- [Supplied information]
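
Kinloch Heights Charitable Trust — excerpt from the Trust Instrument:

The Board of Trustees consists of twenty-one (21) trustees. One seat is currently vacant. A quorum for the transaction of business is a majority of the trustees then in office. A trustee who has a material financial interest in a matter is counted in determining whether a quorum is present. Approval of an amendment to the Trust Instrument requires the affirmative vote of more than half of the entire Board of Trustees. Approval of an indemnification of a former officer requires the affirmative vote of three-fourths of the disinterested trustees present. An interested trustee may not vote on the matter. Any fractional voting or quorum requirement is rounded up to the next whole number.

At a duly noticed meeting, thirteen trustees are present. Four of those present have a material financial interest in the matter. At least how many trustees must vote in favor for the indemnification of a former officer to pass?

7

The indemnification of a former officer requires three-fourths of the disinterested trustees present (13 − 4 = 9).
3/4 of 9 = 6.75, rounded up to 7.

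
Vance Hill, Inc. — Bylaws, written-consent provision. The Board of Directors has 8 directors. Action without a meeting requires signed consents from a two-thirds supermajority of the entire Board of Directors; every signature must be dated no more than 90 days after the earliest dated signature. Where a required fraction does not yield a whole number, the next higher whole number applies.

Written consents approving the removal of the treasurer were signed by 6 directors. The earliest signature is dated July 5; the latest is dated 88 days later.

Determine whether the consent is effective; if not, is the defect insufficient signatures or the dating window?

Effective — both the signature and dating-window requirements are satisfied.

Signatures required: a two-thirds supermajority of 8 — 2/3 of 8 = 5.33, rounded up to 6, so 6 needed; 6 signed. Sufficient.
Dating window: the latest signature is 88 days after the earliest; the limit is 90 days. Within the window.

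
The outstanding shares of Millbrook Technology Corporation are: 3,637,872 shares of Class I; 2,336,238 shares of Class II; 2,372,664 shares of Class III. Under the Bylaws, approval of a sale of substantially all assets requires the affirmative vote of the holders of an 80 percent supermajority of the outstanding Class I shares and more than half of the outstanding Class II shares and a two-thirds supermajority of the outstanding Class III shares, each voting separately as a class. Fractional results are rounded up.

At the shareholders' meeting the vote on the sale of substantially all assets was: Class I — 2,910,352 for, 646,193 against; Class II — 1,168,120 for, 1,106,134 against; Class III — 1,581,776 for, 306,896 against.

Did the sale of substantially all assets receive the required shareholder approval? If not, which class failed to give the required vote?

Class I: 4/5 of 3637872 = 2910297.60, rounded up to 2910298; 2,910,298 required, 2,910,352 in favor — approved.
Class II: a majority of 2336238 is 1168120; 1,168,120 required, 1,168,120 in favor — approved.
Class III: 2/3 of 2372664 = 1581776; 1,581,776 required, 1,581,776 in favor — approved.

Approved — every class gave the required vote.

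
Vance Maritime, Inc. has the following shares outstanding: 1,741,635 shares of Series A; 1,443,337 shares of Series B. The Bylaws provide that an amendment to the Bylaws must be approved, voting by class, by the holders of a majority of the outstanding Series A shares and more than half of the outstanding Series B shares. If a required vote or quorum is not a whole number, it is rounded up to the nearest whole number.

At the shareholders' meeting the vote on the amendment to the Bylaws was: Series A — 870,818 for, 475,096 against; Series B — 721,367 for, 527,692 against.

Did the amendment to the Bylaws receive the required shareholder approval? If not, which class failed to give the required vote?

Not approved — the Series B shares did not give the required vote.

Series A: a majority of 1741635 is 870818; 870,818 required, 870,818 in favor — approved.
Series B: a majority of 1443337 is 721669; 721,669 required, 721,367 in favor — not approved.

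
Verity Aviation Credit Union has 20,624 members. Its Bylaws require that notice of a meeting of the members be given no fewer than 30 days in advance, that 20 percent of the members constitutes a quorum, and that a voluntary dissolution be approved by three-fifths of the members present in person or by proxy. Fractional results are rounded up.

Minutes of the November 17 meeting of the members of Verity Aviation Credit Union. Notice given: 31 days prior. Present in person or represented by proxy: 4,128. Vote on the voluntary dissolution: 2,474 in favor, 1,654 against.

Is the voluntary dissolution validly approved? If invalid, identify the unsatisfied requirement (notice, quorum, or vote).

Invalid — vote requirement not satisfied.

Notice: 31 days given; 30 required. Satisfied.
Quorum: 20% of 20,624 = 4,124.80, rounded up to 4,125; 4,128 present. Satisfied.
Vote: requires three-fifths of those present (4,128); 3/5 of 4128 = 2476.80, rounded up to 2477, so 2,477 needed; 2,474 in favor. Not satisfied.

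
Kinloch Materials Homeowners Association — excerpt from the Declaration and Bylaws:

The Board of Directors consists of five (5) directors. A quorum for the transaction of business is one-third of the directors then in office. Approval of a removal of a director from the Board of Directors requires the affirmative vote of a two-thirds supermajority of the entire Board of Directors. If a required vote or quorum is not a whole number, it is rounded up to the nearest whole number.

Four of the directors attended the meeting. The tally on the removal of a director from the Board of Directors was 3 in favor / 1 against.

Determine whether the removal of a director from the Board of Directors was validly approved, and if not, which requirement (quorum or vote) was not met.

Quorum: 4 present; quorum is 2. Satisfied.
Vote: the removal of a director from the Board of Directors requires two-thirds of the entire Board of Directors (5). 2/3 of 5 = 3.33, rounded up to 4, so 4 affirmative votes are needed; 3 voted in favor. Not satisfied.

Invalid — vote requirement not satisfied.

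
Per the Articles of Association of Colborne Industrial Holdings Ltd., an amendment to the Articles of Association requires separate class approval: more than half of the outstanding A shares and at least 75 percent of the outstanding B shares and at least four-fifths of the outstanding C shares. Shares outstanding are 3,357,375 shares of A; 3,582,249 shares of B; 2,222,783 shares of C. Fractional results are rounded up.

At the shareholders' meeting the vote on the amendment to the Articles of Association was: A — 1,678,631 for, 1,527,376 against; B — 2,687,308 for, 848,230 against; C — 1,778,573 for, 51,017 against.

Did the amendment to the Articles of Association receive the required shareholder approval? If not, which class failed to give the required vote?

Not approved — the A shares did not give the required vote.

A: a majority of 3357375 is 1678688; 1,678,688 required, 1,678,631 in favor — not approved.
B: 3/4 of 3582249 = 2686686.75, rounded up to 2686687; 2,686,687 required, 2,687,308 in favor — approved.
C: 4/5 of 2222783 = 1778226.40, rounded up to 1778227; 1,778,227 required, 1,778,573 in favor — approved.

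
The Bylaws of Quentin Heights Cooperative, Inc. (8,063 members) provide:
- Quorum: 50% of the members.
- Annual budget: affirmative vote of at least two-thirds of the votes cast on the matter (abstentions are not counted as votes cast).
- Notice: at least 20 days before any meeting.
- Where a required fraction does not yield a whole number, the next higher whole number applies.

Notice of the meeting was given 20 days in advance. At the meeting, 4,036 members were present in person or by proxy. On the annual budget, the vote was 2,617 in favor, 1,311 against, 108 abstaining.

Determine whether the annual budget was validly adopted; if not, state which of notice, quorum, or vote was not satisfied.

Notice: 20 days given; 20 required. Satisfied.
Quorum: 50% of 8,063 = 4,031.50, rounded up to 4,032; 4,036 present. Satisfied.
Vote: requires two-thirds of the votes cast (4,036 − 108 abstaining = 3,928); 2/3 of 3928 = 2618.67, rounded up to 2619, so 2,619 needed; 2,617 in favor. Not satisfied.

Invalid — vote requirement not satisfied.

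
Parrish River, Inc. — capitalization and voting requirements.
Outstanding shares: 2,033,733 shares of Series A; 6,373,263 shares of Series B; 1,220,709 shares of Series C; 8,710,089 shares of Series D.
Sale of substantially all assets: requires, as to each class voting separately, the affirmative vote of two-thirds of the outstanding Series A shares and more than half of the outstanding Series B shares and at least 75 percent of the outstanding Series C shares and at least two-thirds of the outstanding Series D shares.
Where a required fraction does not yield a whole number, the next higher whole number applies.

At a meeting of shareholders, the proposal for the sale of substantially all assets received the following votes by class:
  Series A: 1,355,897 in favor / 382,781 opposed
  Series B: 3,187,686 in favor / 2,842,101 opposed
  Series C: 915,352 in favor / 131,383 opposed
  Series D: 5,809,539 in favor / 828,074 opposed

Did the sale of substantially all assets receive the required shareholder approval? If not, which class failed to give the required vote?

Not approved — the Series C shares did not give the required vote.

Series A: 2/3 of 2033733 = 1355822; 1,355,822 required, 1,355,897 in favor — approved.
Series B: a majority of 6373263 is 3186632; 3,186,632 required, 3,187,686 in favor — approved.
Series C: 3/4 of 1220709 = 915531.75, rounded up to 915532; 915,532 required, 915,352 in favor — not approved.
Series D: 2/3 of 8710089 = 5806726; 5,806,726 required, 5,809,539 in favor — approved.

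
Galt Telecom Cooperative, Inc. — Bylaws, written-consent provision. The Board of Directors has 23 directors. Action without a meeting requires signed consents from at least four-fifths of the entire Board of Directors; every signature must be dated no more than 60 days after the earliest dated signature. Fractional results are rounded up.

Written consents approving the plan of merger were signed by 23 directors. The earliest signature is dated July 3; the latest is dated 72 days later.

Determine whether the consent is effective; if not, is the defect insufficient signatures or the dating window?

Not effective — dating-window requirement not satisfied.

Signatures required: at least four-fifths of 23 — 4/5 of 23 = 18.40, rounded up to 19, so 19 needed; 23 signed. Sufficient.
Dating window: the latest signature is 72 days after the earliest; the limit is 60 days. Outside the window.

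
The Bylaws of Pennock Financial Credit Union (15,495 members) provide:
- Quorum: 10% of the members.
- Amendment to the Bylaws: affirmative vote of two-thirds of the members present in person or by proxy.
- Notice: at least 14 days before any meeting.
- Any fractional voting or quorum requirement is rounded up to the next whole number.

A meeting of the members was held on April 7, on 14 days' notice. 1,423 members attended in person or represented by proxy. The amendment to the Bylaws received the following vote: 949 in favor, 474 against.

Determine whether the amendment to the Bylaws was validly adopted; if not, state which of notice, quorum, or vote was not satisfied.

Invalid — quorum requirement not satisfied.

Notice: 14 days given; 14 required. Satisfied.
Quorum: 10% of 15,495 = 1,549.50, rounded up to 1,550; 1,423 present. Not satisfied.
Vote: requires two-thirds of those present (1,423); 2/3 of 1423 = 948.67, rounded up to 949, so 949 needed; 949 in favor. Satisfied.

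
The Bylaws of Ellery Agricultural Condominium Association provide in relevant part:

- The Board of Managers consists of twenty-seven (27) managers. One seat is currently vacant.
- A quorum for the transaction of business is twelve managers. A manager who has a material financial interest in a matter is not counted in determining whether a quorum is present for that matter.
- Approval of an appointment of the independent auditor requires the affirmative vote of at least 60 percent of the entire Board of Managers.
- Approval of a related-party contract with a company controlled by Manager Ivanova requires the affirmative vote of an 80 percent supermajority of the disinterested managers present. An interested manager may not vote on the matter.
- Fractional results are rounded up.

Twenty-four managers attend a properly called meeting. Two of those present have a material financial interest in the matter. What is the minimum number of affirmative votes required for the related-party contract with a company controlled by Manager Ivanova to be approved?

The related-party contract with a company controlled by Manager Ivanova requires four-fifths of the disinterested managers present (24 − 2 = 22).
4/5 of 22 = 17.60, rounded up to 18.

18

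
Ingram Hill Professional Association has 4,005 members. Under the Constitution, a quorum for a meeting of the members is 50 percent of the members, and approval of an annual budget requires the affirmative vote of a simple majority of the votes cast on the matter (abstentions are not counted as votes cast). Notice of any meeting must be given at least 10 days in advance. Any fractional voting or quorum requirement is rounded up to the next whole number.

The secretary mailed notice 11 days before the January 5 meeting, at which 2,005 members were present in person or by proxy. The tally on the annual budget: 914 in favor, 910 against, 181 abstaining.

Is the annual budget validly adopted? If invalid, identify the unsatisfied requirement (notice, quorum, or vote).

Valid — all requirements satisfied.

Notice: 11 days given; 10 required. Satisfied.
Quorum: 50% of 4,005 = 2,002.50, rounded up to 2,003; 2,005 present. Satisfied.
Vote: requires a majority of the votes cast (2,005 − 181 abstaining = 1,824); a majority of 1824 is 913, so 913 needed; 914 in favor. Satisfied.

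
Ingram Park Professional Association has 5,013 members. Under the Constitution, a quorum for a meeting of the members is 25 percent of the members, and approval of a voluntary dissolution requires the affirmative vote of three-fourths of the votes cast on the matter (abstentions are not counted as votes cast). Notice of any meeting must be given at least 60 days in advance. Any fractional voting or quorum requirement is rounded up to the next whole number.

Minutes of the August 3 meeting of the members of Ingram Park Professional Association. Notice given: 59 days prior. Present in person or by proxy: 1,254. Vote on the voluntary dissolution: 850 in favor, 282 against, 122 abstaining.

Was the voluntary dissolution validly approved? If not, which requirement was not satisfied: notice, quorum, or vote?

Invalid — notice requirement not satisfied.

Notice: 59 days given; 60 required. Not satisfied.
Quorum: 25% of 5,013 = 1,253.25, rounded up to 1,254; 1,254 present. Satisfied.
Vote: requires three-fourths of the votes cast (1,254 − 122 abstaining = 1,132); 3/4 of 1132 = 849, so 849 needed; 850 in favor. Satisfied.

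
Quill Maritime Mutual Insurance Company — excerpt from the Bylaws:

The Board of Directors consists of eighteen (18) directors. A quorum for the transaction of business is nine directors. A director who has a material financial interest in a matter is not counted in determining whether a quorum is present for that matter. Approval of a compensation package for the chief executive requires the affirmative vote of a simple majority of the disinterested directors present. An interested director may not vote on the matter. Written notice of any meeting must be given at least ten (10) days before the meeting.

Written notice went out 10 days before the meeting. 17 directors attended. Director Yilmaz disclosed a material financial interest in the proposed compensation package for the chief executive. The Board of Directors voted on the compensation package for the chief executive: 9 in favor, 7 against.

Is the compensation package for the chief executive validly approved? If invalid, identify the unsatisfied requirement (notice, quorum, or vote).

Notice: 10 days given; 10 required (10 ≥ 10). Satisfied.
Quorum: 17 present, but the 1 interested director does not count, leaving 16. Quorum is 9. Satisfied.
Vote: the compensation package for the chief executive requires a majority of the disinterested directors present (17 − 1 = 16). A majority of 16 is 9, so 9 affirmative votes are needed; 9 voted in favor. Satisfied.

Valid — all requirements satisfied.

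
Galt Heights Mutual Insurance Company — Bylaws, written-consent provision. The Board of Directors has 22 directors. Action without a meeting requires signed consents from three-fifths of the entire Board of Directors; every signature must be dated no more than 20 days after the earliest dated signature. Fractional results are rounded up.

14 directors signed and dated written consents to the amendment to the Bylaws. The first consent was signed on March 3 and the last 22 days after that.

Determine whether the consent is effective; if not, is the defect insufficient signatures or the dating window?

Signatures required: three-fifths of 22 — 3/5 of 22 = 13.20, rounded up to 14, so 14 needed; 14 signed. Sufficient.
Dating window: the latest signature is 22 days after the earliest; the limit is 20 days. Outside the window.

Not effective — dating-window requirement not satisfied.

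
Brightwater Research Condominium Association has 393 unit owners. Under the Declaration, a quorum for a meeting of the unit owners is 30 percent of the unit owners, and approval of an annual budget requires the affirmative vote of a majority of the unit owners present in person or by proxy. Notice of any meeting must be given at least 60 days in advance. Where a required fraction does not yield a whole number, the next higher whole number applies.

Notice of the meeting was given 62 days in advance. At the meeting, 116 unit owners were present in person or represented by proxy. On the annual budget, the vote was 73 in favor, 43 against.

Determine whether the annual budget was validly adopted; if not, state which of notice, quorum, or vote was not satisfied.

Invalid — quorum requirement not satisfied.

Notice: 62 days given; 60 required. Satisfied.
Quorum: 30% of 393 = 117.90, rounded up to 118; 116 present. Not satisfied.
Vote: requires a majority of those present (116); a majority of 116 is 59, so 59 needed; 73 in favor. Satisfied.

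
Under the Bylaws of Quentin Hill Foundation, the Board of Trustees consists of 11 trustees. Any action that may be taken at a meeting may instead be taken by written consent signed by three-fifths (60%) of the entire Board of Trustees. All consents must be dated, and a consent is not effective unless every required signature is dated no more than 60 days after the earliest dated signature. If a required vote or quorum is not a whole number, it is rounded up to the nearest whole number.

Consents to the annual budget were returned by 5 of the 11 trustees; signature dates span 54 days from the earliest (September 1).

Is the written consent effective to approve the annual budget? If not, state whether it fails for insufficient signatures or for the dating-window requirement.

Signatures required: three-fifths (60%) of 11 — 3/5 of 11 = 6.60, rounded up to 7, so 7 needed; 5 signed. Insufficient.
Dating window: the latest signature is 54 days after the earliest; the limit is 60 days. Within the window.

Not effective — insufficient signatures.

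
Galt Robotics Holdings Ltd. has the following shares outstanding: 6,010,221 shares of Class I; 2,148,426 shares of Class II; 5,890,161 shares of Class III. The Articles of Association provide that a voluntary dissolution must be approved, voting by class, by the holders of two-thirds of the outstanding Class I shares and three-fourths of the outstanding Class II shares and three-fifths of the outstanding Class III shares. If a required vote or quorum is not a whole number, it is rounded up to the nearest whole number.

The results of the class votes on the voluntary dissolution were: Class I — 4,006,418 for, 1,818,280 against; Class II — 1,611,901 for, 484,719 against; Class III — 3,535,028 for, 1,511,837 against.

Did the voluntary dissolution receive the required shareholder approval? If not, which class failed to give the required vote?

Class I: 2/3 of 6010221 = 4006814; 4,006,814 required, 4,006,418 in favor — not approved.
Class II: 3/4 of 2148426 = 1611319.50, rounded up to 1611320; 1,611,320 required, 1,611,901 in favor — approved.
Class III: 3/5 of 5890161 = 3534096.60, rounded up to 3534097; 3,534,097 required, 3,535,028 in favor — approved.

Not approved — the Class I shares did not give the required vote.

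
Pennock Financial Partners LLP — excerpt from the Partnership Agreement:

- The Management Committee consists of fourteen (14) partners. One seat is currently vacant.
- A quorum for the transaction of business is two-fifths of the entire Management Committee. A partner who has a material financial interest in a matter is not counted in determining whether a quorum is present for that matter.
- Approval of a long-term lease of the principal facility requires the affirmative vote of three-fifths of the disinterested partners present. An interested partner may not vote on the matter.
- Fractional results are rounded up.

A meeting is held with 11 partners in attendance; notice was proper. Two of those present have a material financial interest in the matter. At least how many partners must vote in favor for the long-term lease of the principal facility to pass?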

- [Prompt] If a line in the data above contains "later", return that line.

- [Result of this task]
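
Written consents approving the removal of the treasurer were signed by 6 directors. The earliest signature is dated July 5; the latest is dated 88 days later.
Written consents approving the plan of merger were signed by 23 directors. The earliest signature is dated July 3; the latest is dated 72 days later.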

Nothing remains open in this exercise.